== Segment start ==

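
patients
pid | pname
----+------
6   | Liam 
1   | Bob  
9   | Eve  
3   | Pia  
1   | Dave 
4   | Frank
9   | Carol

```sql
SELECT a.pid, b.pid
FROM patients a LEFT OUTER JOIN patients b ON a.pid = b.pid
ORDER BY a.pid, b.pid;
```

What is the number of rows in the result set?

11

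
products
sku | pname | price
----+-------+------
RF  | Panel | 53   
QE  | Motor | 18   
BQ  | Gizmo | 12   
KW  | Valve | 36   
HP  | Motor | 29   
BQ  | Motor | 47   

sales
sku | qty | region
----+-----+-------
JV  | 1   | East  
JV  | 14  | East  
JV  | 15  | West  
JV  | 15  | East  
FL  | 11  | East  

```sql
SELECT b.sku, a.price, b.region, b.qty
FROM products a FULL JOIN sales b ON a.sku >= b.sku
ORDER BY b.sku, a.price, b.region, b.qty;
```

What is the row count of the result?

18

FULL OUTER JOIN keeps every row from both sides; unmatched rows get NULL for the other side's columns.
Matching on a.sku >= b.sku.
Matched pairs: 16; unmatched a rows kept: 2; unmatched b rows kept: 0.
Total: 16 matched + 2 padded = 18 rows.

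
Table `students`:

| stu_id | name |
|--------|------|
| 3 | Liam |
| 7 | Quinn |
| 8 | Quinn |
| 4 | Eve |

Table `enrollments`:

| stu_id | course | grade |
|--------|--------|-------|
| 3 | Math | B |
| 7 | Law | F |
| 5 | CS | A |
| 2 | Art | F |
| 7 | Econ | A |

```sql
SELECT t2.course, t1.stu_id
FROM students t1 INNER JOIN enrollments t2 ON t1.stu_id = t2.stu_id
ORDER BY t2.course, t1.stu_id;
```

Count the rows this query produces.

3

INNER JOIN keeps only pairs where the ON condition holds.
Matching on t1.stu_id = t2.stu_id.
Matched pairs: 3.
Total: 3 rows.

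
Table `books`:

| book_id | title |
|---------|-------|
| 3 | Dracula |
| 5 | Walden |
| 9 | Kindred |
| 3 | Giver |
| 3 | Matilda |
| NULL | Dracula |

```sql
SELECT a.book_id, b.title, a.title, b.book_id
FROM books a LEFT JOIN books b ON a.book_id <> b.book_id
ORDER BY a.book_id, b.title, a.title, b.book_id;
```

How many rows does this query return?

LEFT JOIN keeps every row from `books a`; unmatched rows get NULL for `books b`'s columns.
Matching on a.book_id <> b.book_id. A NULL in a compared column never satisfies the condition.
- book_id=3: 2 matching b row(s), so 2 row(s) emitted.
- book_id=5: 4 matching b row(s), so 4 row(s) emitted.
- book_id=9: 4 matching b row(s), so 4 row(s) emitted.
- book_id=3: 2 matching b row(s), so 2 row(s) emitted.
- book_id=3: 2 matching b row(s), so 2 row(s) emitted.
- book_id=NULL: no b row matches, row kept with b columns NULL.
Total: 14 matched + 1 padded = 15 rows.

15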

== Segment end ==

• **Problem to solve**:
Could you report how many lines of the listing above hold "price"? Only the number is needed.

• **Reply to the task**:
3